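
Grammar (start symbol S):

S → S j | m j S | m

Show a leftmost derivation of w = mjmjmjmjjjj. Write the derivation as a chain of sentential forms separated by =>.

S => Sj   [S → S j]
Sj => Sjj   [S → S j]
Sjj => mjSjj   [S → m j S]
mjSjj => mjSjjj   [S → S j]
mjSjjj => mjmjSjjj   [S → m j S]
mjmjSjjj => mjmjmjSjjj   [S → m j S]
mjmjmjSjjj => mjmjmjSjjjj   [S → S j]
mjmjmjSjjjj => mjmjmjmjjjj   [S → m]

S => Sj => Sjj => mjSjj => mjSjjj => mjmjSjjj => mjmjmjSjjj => mjmjmjSjjjj => mjmjmjmjjjj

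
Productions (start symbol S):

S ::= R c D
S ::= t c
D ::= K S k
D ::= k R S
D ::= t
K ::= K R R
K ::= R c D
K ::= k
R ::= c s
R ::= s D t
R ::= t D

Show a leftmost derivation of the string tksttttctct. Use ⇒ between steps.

S ⇒ RcD ⇒ tDcD ⇒ tkRScD ⇒ tksDtScD ⇒ tksttScD ⇒ tksttRcDcD ⇒ tkstttDcDcD ⇒ tksttttcDcD ⇒ tksttttctcD ⇒ tksttttctct

S ⇒ RcD   [S ::= R c D]
RcD ⇒ tDcD   [R ::= t D]
tDcD ⇒ tkRScD   [D ::= k R S]
tkRScD ⇒ tksDtScD   [R ::= s D t]
tksDtScD ⇒ tksttScD   [D ::= t]
tksttScD ⇒ tksttRcDcD   [S ::= R c D]
tksttRcDcD ⇒ tkstttDcDcD   [R ::= t D]
tkstttDcDcD ⇒ tksttttcDcD   [D ::= t]
tksttttcDcD ⇒ tksttttctcD   [D ::= t]
tksttttctcD ⇒ tksttttctct   [D ::= t]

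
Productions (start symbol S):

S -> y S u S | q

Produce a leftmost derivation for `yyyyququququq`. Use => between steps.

S => ySuS   [S -> y S u S]
ySuS => yySuSuS   [S -> y S u S]
yySuSuS => yyySuSuSuS   [S -> y S u S]
yyySuSuSuS => yyyySuSuSuSuS   [S -> y S u S]
yyyySuSuSuSuS => yyyyquSuSuSuS   [S -> q]
yyyyquSuSuSuS => yyyyququSuSuS   [S -> q]
yyyyququSuSuS => yyyyquququSuS   [S -> q]
yyyyquququSuS => yyyyququququS   [S -> q]
yyyyququququS => yyyyququququq   [S -> q]

S => ySuS => yySuSuS => yyySuSuSuS => yyyySuSuSuSuS => yyyyquSuSuSuS => yyyyququSuSuS => yyyyquququSuS => yyyyququququS => yyyyququququq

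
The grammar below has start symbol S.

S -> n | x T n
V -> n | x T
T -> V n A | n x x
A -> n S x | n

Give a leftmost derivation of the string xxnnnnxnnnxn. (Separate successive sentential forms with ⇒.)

S⇒xTn⇒xVnAn⇒xxTnAn⇒xxVnAnAn⇒xxnnAnAn⇒xxnnnSxnAn⇒xxnnnnxnAn⇒xxnnnnxnnSxn⇒xxnnnnxnnnxn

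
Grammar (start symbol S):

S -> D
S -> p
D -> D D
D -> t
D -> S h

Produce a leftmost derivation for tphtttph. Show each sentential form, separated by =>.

S=>D=>DD=>DDD=>DDDD=>tDDD=>tDDDD=>tDDDDD=>tShDDDD=>tphDDDD=>tphtDDD=>tphttDD=>tphtttD=>tphtttSh=>tphtttph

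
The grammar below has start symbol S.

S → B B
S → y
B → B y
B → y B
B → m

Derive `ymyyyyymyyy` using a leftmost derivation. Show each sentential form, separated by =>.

S=>BB=>yBB=>ymB=>ymBy=>ymyBy=>ymyyBy=>ymyyByy=>ymyyByyy=>ymyyyByyy=>ymyyyyByyy=>ymyyyyyByyy=>ymyyyyymyyy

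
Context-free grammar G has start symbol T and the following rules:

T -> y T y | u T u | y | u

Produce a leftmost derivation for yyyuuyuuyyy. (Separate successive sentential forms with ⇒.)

T ⇒ yTy ⇒ yyTyy ⇒ yyyTyyy ⇒ yyyuTuyyy ⇒ yyyuuTuuyyy ⇒ yyyuuyuuyyy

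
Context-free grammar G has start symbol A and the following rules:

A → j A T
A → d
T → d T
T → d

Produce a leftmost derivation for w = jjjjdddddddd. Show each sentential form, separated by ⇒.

A ⇒ jAT ⇒ jjATT ⇒ jjjATTT ⇒ jjjjATTTT ⇒ jjjjdTTTT ⇒ jjjjddTTTT ⇒ jjjjdddTTTT ⇒ jjjjddddTTT ⇒ jjjjdddddTT ⇒ jjjjddddddT ⇒ jjjjdddddddT ⇒ jjjjdddddddd

A ⇒ jAT   [A → j A T]
jAT ⇒ jjATT   [A → j A T]
jjATT ⇒ jjjATTT   [A → j A T]
jjjATTT ⇒ jjjjATTTT   [A → j A T]
jjjjATTTT ⇒ jjjjdTTTT   [A → d]
jjjjdTTTT ⇒ jjjjddTTTT   [T → d T]
jjjjddTTTT ⇒ jjjjdddTTTT   [T → d T]
jjjjdddTTTT ⇒ jjjjddddTTT   [T → d]
jjjjddddTTT ⇒ jjjjdddddTT   [T → d]
jjjjdddddTT ⇒ jjjjddddddT   [T → d]
jjjjddddddT ⇒ jjjjdddddddT   [T → d T]
jjjjdddddddT ⇒ jjjjdddddddd   [T → d]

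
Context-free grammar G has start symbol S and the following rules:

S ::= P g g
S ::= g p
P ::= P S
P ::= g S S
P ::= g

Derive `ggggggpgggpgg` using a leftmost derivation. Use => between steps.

S => Pgg => PSgg => PSSgg => gSSgg => gPggSgg => ggSSggSgg => ggPggSggSgg => gggggSggSgg => ggggggpggSgg => ggggggpgggpgg

S => Pgg   [S ::= P g g]
Pgg => PSgg   [P ::= P S]
PSgg => PSSgg   [P ::= P S]
PSSgg => gSSgg   [P ::= g]
gSSgg => gPggSgg   [S ::= P g g]
gPggSgg => ggSSggSgg   [P ::= g S S]
ggSSggSgg => ggPggSggSgg   [S ::= P g g]
ggPggSggSgg => gggggSggSgg   [P ::= g]
gggggSggSgg => ggggggpggSgg   [S ::= g p]
ggggggpggSgg => ggggggpgggpgg   [S ::= g p]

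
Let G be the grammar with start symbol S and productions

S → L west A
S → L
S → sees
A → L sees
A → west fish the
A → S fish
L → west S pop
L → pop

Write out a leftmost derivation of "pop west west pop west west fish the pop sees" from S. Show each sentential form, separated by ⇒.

S ⇒ L west A   [S → L west A]
L west A ⇒ pop west A   [L → pop]
pop west A ⇒ pop west L sees   [A → L sees]
pop west L sees ⇒ pop west west S pop sees   [L → west S pop]
pop west west S pop sees ⇒ pop west west L west A pop sees   [S → L west A]
pop west west L west A pop sees ⇒ pop west west pop west A pop sees   [L → pop]
pop west west pop west A pop sees ⇒ pop west west pop west west fish the pop sees   [A → west fish the]

S ⇒ L west A ⇒ pop west A ⇒ pop west L sees ⇒ pop west west S pop sees ⇒ pop west west L west A pop sees ⇒ pop west west pop west A pop sees ⇒ pop west west pop west west fish the pop sees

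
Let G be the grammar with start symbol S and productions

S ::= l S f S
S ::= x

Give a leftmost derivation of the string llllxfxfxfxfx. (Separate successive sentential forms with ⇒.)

S⇒lSfS⇒llSfSfS⇒lllSfSfSfS⇒llllSfSfSfSfS⇒llllxfSfSfSfS⇒llllxfxfSfSfS⇒llllxfxfxfSfS⇒llllxfxfxfxfS⇒llllxfxfxfxfx

S ⇒ lSfS   [S ::= l S f S]
lSfS ⇒ llSfSfS   [S ::= l S f S]
llSfSfS ⇒ lllSfSfSfS   [S ::= l S f S]
lllSfSfSfS ⇒ llllSfSfSfSfS   [S ::= l S f S]
llllSfSfSfSfS ⇒ llllxfSfSfSfS   [S ::= x]
llllxfSfSfSfS ⇒ llllxfxfSfSfS   [S ::= x]
llllxfxfSfSfS ⇒ llllxfxfxfSfS   [S ::= x]
llllxfxfxfSfS ⇒ llllxfxfxfxfS   [S ::= x]
llllxfxfxfxfS ⇒ llllxfxfxfxfx   [S ::= x]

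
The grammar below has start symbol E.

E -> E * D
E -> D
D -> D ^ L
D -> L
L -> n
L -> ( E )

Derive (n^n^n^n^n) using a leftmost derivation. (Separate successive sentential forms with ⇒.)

E ⇒ D   [E -> D]
D ⇒ L   [D -> L]
L ⇒ (E)   [L -> ( E )]
(E) ⇒ (D)   [E -> D]
(D) ⇒ (D^L)   [D -> D ^ L]
(D^L) ⇒ (D^L^L)   [D -> D ^ L]
(D^L^L) ⇒ (D^L^L^L)   [D -> D ^ L]
(D^L^L^L) ⇒ (D^L^L^L^L)   [D -> D ^ L]
(D^L^L^L^L) ⇒ (L^L^L^L^L)   [D -> L]
(L^L^L^L^L) ⇒ (n^L^L^L^L)   [L -> n]
(n^L^L^L^L) ⇒ (n^n^L^L^L)   [L -> n]
(n^n^L^L^L) ⇒ (n^n^n^L^L)   [L -> n]
(n^n^n^L^L) ⇒ (n^n^n^n^L)   [L -> n]
(n^n^n^n^L) ⇒ (n^n^n^n^n)   [L -> n]

E ⇒ D ⇒ L ⇒ (E) ⇒ (D) ⇒ (D^L) ⇒ (D^L^L) ⇒ (D^L^L^L) ⇒ (D^L^L^L^L) ⇒ (L^L^L^L^L) ⇒ (n^L^L^L^L) ⇒ (n^n^L^L^L) ⇒ (n^n^n^L^L) ⇒ (n^n^n^n^L) ⇒ (n^n^n^n^n)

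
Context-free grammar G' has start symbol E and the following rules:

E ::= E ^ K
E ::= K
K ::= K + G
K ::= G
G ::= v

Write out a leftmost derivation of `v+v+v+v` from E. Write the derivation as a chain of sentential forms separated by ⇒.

E ⇒ K ⇒ K+G ⇒ K+G+G ⇒ K+G+G+G ⇒ G+G+G+G ⇒ v+G+G+G ⇒ v+v+G+G ⇒ v+v+v+G ⇒ v+v+v+v

E ⇒ K   [E ::= K]
K ⇒ K+G   [K ::= K + G]
K+G ⇒ K+G+G   [K ::= K + G]
K+G+G ⇒ K+G+G+G   [K ::= K + G]
K+G+G+G ⇒ G+G+G+G   [K ::= G]
G+G+G+G ⇒ v+G+G+G   [G ::= v]
v+G+G+G ⇒ v+v+G+G   [G ::= v]
v+v+G+G ⇒ v+v+v+G   [G ::= v]
v+v+v+G ⇒ v+v+v+v   [G ::= v]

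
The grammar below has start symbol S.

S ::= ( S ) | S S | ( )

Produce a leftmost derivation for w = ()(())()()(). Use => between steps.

S => SS => SSS => SSSS => SSSSS => ()SSSS => ()(S)SSS => ()(())SSS => ()(())()SS => ()(())()()S => ()(())()()()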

▶ Goal of the exercise: The string "Context" shows up in some lines of the listing. Copy each such line.

▶ Response to the exercise:
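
Context-free grammar G has start symbol T and the following rules:
Context-free grammar G has start symbol A and the following rules:
Context-free grammar G has start symbol S and the following rules:
Context-free grammar G' has start symbol E and the following rules: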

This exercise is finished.